When you find the line with "37$. What is" among the records below, reproduce it and each line after it exactly, ending with the line with "Answer: $23493$".
[[ The records open ]]
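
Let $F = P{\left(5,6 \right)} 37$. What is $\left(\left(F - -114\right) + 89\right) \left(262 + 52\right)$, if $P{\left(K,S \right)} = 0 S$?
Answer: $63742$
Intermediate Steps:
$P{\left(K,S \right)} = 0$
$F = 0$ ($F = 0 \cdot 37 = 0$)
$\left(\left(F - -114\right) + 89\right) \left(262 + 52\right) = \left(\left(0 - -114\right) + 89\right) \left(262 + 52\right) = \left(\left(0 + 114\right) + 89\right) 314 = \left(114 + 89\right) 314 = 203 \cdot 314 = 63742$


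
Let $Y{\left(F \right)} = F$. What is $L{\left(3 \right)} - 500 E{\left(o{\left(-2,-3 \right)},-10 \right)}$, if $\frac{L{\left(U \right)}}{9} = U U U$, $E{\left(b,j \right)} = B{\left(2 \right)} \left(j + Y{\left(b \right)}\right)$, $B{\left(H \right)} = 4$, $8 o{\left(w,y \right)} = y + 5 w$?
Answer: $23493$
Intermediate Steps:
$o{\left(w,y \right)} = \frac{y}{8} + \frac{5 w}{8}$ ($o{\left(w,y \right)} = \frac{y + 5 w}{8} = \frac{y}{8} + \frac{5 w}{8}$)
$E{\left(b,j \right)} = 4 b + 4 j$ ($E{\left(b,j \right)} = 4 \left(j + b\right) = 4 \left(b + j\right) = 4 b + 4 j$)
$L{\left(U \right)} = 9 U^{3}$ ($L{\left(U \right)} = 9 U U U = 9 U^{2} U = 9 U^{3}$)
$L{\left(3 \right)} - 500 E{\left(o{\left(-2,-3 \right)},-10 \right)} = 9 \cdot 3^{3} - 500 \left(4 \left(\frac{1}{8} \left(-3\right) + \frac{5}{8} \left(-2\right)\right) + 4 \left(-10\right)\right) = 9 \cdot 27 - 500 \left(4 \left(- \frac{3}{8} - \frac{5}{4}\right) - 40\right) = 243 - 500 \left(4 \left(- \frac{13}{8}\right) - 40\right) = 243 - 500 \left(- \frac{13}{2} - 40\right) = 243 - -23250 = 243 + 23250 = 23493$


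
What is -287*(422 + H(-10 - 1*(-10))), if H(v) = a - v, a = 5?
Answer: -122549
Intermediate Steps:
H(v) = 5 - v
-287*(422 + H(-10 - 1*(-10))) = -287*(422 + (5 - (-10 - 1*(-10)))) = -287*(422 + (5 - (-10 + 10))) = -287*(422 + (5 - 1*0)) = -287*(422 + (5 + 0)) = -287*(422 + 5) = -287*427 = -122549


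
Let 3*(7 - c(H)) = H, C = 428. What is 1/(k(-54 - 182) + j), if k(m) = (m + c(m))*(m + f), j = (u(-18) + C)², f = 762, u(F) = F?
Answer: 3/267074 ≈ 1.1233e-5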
[[ The records closed ]]
[[ The records open ]]
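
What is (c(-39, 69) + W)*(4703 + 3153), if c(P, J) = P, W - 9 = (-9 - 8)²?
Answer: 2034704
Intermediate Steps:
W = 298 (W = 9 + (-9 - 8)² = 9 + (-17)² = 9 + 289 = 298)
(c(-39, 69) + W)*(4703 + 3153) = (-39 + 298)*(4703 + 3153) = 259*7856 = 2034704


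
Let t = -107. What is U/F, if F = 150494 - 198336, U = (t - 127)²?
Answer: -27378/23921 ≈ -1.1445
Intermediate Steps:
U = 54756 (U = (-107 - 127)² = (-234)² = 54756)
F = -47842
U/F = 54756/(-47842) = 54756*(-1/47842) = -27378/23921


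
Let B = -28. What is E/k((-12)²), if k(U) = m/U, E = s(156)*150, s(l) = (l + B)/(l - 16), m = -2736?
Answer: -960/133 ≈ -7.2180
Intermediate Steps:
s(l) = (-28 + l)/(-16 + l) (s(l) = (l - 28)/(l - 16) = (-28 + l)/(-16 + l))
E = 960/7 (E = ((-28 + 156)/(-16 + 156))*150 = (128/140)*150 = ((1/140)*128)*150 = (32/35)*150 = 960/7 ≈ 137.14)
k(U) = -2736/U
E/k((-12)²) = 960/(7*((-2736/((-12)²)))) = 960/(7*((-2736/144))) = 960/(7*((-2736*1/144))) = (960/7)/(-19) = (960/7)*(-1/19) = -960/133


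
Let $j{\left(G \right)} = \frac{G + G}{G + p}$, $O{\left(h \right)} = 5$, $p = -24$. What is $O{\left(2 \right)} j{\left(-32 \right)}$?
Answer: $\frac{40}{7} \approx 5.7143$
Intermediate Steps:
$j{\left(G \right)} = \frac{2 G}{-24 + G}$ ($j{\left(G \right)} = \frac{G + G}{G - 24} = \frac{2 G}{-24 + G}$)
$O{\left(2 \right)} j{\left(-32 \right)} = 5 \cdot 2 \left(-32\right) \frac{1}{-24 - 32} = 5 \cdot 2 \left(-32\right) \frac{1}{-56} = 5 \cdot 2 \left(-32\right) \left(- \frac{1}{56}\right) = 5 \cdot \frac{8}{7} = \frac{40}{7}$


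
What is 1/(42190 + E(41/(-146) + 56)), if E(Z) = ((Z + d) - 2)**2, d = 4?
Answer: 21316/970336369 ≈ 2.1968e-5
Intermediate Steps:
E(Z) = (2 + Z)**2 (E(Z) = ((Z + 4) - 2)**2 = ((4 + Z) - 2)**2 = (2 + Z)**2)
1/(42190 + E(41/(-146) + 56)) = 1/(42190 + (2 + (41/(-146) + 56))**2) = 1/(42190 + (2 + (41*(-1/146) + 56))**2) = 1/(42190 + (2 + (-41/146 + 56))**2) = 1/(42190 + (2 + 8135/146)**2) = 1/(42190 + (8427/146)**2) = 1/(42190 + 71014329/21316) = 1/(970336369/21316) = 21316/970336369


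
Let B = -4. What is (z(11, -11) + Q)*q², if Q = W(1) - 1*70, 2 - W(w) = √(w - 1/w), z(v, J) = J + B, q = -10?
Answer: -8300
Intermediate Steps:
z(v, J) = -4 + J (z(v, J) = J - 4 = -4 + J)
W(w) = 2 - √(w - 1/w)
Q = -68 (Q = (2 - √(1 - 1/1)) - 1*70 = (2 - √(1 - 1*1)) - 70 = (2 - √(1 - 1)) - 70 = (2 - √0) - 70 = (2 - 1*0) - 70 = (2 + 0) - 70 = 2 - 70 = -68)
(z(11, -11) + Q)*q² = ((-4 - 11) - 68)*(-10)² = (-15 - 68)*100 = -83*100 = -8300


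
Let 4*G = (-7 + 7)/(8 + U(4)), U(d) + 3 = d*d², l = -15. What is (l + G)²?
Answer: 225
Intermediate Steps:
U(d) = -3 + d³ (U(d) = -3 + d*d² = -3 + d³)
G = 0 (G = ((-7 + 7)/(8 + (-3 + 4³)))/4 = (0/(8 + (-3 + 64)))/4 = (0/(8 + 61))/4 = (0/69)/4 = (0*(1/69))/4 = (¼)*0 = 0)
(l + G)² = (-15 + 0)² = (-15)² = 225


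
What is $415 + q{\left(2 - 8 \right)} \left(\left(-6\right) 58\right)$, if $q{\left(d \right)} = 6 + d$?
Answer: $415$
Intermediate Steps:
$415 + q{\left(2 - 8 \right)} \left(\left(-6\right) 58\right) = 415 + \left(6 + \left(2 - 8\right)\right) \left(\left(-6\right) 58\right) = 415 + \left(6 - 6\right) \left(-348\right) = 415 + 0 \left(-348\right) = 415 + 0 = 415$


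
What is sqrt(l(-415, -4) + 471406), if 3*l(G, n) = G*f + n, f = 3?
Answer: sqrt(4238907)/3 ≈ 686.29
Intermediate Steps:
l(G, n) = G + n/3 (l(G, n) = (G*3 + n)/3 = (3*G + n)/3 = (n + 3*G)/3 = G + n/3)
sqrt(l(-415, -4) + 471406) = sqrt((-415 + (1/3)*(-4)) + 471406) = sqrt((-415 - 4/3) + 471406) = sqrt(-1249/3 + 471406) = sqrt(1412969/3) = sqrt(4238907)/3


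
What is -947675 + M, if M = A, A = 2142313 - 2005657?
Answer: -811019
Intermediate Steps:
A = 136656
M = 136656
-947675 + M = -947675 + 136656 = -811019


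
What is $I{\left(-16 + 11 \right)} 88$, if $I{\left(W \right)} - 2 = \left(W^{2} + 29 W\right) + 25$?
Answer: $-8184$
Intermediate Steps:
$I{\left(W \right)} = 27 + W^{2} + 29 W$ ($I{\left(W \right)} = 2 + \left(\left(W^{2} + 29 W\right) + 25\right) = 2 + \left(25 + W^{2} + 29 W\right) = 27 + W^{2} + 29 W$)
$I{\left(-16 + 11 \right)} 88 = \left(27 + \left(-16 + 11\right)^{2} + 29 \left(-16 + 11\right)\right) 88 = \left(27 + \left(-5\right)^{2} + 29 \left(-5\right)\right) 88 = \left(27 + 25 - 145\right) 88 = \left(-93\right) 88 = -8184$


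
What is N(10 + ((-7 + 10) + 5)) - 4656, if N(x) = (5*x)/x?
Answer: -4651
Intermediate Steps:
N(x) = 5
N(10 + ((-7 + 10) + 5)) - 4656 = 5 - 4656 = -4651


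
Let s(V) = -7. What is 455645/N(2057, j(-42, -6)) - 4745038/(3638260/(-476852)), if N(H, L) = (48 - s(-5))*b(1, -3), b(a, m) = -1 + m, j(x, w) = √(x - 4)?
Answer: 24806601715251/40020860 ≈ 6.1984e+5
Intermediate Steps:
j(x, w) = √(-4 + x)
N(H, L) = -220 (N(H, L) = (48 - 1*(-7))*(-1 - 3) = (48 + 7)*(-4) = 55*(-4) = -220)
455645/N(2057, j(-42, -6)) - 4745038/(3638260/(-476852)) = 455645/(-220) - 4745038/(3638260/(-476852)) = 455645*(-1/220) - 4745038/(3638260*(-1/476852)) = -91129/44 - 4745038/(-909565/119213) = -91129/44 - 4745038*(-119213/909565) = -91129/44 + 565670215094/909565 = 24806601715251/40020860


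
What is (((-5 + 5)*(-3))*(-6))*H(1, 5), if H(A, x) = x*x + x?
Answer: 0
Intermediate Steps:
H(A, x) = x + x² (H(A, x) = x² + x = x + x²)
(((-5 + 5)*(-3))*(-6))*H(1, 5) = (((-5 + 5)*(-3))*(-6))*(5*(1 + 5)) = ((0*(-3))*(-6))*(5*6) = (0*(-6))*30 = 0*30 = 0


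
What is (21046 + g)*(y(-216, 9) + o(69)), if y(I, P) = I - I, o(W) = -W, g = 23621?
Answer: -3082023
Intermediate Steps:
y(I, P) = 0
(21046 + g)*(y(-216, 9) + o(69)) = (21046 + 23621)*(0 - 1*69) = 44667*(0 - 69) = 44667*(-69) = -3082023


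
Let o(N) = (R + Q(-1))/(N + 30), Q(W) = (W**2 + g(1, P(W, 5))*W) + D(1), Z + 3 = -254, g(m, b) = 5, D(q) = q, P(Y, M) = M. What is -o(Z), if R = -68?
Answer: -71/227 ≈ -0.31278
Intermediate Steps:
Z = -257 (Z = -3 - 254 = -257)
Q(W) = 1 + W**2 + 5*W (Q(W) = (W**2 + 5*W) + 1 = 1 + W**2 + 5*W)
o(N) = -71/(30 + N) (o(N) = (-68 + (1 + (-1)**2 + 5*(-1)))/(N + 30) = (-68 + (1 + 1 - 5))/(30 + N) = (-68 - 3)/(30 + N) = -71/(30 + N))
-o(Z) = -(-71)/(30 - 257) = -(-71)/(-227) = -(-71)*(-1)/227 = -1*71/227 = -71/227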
[[ The records closed ]]
[[ The records open ]]
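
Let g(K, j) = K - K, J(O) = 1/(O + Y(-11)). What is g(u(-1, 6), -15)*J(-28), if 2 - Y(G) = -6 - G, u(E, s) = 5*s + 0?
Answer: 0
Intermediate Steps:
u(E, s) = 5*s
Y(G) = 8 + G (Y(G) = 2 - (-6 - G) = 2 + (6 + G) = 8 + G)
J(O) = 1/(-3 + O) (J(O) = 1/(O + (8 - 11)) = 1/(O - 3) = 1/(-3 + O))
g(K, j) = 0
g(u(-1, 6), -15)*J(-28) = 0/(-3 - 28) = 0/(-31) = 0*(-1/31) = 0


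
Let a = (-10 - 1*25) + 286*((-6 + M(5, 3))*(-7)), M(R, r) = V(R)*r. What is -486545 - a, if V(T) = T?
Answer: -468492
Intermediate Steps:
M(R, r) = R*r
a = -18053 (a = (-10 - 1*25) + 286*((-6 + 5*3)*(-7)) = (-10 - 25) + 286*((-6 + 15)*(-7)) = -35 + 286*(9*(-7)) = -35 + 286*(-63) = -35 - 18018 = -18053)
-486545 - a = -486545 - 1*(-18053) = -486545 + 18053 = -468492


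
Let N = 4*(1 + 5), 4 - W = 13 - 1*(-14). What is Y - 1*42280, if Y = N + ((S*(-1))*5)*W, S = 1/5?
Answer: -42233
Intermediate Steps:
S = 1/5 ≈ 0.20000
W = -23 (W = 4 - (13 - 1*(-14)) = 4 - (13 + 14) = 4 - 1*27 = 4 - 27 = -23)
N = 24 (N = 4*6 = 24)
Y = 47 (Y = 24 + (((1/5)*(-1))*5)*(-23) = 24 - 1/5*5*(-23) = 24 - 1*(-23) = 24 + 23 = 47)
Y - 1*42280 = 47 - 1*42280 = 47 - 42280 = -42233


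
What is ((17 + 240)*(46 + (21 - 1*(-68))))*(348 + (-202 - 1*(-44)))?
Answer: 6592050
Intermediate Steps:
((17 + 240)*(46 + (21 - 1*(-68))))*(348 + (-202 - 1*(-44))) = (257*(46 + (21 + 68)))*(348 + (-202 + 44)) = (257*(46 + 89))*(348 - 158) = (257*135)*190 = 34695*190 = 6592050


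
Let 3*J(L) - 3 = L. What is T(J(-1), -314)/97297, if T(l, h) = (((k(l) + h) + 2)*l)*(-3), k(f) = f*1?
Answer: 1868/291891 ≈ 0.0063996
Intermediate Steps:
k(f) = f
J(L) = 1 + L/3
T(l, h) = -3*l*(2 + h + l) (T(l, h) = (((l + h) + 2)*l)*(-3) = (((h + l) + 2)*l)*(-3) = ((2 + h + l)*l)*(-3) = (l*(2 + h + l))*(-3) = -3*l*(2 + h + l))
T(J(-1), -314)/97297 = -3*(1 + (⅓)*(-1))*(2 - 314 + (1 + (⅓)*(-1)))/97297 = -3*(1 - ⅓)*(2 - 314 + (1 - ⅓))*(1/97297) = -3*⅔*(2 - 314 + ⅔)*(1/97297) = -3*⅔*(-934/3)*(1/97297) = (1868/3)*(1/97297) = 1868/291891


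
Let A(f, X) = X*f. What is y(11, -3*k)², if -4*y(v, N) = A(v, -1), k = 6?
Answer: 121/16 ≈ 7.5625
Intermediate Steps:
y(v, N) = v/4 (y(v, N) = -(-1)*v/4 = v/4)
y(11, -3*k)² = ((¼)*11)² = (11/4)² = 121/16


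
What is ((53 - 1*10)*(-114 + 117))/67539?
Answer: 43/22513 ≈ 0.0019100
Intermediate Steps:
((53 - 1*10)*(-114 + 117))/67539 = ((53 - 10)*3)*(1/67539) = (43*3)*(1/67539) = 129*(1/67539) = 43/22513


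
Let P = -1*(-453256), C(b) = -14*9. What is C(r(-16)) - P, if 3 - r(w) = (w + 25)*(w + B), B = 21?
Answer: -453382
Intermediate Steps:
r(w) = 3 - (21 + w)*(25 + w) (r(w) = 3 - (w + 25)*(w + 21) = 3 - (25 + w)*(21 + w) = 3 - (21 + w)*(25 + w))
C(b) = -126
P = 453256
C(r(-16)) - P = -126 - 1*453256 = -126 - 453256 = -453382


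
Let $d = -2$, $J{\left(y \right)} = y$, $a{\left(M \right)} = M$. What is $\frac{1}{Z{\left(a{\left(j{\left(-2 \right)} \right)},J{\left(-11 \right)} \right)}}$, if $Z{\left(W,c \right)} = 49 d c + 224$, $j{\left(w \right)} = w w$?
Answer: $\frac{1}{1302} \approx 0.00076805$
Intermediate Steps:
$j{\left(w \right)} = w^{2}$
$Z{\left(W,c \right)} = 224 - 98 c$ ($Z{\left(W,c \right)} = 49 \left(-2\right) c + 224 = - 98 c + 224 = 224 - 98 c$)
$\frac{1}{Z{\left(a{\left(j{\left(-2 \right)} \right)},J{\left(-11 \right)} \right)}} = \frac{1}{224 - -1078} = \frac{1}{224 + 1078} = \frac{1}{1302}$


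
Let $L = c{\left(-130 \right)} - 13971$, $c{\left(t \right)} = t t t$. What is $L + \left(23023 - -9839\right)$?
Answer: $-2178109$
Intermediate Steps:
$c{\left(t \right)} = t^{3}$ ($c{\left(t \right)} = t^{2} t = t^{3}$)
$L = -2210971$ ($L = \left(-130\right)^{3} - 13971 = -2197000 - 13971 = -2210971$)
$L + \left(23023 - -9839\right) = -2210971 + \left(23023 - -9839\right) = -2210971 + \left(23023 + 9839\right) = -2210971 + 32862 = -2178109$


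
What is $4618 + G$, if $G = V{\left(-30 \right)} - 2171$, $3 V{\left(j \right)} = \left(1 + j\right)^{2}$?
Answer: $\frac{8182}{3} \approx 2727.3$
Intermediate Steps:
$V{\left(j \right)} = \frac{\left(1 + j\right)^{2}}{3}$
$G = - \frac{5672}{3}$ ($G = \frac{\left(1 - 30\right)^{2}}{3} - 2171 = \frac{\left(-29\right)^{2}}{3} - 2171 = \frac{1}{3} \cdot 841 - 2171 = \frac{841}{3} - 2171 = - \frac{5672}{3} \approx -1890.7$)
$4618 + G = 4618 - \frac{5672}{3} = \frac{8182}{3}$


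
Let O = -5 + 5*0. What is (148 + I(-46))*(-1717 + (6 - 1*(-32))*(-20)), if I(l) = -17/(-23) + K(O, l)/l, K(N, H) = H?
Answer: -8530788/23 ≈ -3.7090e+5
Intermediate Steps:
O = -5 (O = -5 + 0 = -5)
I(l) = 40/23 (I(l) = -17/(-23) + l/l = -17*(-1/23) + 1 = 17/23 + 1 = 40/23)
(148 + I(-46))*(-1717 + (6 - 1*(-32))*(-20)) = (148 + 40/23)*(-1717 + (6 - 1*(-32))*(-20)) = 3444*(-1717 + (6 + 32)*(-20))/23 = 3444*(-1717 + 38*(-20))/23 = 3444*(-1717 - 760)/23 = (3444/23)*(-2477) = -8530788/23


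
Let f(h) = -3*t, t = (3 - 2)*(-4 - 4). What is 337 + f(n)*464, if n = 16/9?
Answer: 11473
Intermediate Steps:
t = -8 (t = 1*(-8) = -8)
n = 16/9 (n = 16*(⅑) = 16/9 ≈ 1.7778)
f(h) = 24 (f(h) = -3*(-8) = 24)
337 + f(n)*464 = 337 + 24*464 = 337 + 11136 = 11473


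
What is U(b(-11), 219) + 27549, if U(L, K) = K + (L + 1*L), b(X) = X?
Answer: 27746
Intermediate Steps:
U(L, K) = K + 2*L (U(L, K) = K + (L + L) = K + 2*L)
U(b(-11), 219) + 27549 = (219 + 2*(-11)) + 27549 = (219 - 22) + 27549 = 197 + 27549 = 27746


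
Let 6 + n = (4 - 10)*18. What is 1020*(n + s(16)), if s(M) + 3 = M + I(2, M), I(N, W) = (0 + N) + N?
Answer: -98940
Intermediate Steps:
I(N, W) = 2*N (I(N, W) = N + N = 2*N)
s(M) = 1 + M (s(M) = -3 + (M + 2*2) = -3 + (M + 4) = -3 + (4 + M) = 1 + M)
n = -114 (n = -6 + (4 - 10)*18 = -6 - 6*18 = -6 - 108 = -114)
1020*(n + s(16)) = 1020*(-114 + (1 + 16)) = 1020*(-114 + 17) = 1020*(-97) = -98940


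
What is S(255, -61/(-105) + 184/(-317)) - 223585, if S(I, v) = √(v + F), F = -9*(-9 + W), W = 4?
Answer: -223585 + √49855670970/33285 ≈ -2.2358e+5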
[[ The records closed ]]
▶ **Written solution**:
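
Let $F = P{\left(5,6 \right)} 37$. What is $\left(\left(F - -114\right) + 89\right) \left(262 + 52\right)$, if $P{\left(K,S \right)} = 0 S$?
Answer: $63742$
Intermediate Steps:
$P{\left(K,S \right)} = 0$
$F = 0$ ($F = 0 \cdot 37 = 0$)
$\left(\left(F - -114\right) + 89\right) \left(262 + 52\right) = \left(\left(0 - -114\right) + 89\right) \left(262 + 52\right) = \left(\left(0 + 114\right) + 89\right) 314 = \left(114 + 89\right) 314 = 203 \cdot 314 = 63742$


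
Let $Y{\left(F \right)} = F$. What is $L{\left(3 \right)} - 500 E{\left(o{\left(-2,-3 \right)},-10 \right)}$, if $\frac{L{\left(U \right)}}{9} = U U U$, $E{\left(b,j \right)} = B{\left(2 \right)} \left(j + Y{\left(b \right)}\right)$, $B{\left(H \right)} = 4$, $8 o{\left(w,y \right)} = y + 5 w$?
Answer: $23493$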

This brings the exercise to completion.